Source data:
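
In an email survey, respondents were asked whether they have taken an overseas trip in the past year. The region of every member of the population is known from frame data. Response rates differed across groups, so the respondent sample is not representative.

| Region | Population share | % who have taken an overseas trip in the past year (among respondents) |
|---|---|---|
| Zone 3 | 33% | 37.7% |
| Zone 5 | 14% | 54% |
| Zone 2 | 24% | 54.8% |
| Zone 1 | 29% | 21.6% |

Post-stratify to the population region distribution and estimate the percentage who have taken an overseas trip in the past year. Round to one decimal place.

Post-stratification weights by population share, not respondent share:
  Zone 3: 0.33 × 37.7 = 12.441
  Zone 5: 0.14 × 54 = 7.56
  Zone 2: 0.24 × 54.8 = 13.152
  Zone 1: 0.29 × 21.6 = 6.264
Post-stratified estimate = 39.417 → 39.4%.

39.4%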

§ **Task objective**: Every entry should be output exactly as written, please.

§ **Reply to the task**:
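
In an email survey, respondents were asked whether they have taken an overseas trip in the past year. The region of every member of the population is known from frame data. Response rates differed across groups, so the respondent sample is not representative.

| Region | Population share | % who have taken an overseas trip in the past year (among respondents) |
|---|---|---|
| Zone 3 | 33% | 37.7% |
| Zone 5 | 14% | 54% |
| Zone 2 | 24% | 54.8% |
| Zone 1 | 29% | 21.6% |

Post-stratify to the population region distribution and estimate the percentage who have taken an overseas trip in the past year. Round to one decimal place.

Post-stratification weights by population share, not respondent share:
  Zone 3: 0.33 × 37.7 = 12.441
  Zone 5: 0.14 × 54 = 7.56
  Zone 2: 0.24 × 54.8 = 13.152
  Zone 1: 0.29 × 21.6 = 6.264
Post-stratified estimate = 39.417 → 39.4%.

39.4%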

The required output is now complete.